Assignment
Leaving out every line that comes before the one containing "A = [1 2; -3/2 -1/2]", output the rest of the records exactly, the final line included.

Data to process

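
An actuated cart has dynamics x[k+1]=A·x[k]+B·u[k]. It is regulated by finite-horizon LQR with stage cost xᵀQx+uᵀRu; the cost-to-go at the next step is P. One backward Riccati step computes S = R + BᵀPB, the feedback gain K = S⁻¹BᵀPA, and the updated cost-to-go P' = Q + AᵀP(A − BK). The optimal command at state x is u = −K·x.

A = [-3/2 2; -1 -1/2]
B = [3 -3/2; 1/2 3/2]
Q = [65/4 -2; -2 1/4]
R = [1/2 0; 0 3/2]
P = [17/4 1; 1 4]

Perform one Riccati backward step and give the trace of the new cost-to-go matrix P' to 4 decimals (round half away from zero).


17.3765

BᵀP = [13.2500 5.0000; -4.8750 4.5000]
S = R + BᵀPB = [1/2 0; 0 3/2] + [42.2500 -12.3750; -12.3750 14.0625] = [42.7500 -12.3750; -12.3750 15.5625]
BᵀPA = [-24.8750 24.0000; 2.8125 -12.0000]
K = S⁻¹·BᵀPA = [-0.6879 0.4393; -0.3663 -0.4217]
A−BK = [0.0143 0.0494; -0.1066 -0.0870]
AᵀP(A−BK) = [0.4811 0.1142; 0.1142 0.3954]
P' = Q + AᵀP(A−BK) = [16.7311 -1.8858; -1.8858 0.6454]
tr(P') = 17.3765


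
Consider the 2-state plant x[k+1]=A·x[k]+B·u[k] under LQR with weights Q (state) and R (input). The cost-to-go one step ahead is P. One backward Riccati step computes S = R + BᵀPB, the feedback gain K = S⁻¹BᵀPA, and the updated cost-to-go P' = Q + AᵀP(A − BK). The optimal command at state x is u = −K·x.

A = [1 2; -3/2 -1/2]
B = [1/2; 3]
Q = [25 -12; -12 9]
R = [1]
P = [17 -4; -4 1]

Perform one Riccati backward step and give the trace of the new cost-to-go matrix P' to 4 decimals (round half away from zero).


105.3889

BᵀP = [-3.5000 1.0000]
S = R + BᵀPB = [1] + [1.2500] = [2.2500]
BᵀPA = [-5.0000 -7.5000]
K = S⁻¹·BᵀPA = [-2.2222 -3.3333]
A−BK = [2.1111 3.6667; 5.1667 9.5000]
AᵀP(A−BK) = [20.1389 32.0833; 32.0833 51.2500]
P' = Q + AᵀP(A−BK) = [45.1389 20.0833; 20.0833 60.2500]
tr(P') = 105.3889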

Response to this exercise
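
A = [1 2; -3/2 -1/2]
B = [1/2; 3]
Q = [25 -12; -12 9]
R = [1]
P = [17 -4; -4 1]

Perform one Riccati backward step and give the trace of the new cost-to-go matrix P' to 4 decimals (round half away from zero).


105.3889

BᵀP = [-3.5000 1.0000]
S = R + BᵀPB = [1] + [1.2500] = [2.2500]
BᵀPA = [-5.0000 -7.5000]
K = S⁻¹·BᵀPA = [-2.2222 -3.3333]
A−BK = [2.1111 3.6667; 5.1667 9.5000]
AᵀP(A−BK) = [20.1389 32.0833; 32.0833 51.2500]
P' = Q + AᵀP(A−BK) = [45.1389 20.0833; 20.0833 60.2500]
tr(P') = 105.3889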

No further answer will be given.